** Opening EXTRACTED INFORMATION block **

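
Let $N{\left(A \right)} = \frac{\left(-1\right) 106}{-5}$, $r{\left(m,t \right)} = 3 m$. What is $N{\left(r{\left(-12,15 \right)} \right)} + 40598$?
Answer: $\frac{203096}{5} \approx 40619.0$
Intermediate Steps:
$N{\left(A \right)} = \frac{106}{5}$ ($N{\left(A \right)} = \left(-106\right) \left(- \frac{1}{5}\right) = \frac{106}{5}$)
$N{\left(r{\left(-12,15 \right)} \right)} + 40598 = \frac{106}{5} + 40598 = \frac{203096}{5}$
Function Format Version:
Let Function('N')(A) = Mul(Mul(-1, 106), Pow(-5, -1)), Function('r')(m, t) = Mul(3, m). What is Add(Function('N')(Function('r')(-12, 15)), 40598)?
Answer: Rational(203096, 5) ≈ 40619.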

** Closing EXTRACTED INFORMATION block **
** Opening EXTRACTED INFORMATION block **

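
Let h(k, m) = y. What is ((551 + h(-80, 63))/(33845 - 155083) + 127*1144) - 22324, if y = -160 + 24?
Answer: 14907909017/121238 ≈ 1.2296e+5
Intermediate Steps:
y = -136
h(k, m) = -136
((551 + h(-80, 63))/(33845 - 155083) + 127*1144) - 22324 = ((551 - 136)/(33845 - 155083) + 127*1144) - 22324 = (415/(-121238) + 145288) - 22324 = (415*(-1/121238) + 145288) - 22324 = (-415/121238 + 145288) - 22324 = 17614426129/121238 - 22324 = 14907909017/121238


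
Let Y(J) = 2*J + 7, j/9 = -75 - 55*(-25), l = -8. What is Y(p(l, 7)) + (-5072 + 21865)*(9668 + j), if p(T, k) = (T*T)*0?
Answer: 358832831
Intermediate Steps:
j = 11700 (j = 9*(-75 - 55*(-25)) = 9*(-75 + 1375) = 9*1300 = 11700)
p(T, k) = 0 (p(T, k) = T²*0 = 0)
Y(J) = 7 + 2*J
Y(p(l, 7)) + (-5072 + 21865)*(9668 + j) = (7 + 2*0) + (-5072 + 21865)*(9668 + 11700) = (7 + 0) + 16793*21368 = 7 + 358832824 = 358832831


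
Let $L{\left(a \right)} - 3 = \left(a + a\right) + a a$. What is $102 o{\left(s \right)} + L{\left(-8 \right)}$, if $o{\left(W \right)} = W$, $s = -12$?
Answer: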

** Closing EXTRACTED INFORMATION block **

▶ WHAT YOU HAVE TO DO:
Lines above that have "Function": copy each of them.

▶ RESULT OF THIS TASK:
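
Function Format Version:
Let Function('N')(A) = Mul(Mul(-1, 106), Pow(-5, -1)), Function('r')(m, t) = Mul(3, m). What is Add(Function('N')(Function('r')(-12, 15)), 40598)?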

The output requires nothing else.